(Stored entries)
__________________________________________________

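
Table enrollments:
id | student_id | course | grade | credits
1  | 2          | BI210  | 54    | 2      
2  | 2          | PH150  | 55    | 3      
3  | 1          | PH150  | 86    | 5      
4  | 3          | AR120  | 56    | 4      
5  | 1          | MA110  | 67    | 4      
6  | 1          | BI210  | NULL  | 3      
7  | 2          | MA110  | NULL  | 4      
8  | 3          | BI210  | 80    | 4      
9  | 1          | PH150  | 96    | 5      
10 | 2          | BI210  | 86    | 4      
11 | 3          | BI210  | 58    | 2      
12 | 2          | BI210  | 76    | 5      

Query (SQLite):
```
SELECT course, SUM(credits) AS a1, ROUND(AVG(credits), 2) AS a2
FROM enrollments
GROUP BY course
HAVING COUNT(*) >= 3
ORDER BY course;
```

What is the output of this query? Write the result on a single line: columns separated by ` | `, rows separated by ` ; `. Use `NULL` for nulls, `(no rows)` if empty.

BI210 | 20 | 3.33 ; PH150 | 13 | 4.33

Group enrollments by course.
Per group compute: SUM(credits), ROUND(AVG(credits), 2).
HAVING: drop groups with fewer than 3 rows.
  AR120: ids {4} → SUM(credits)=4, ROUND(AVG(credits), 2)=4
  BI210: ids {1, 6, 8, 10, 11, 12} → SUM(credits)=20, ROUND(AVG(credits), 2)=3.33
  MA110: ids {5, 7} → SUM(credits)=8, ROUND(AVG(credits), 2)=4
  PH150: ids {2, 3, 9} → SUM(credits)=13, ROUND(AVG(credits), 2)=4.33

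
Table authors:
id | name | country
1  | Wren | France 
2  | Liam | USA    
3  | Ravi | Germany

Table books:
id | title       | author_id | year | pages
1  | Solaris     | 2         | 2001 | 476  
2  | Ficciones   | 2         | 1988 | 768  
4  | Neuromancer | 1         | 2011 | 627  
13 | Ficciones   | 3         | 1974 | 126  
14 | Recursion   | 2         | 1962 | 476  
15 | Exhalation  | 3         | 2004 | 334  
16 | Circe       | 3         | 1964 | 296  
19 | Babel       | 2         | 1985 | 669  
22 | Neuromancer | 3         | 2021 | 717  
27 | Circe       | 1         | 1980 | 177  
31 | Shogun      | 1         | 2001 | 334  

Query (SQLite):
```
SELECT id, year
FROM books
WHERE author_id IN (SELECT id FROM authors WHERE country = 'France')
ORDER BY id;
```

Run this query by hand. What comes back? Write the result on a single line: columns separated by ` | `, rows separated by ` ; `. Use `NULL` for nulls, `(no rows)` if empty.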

__________________________________________________

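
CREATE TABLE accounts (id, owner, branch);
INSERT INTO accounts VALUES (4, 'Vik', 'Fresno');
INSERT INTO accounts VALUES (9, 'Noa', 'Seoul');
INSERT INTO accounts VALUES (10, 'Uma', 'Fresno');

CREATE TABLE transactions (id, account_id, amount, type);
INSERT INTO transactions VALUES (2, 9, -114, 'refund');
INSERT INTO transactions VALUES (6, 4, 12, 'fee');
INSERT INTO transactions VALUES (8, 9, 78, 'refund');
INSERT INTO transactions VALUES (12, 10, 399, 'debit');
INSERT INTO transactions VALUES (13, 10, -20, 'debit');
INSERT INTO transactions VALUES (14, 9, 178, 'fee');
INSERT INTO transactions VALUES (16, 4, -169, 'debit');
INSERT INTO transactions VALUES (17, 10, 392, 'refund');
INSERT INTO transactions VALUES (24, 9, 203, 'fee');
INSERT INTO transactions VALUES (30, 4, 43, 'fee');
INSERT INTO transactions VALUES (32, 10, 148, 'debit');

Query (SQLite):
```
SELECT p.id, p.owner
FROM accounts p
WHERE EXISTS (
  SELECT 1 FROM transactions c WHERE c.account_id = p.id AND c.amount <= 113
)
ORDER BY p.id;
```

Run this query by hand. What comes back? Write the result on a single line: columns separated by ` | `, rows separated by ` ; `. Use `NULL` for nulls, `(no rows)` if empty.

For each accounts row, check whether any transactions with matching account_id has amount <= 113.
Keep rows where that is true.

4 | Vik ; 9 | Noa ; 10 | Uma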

__________________________________________________

Wherever a line in the records contains the word "Fresno", copy that line.

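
INSERT INTO accounts VALUES (4, 'Vik', 'Fresno');
INSERT INTO accounts VALUES (10, 'Uma', 'Fresno');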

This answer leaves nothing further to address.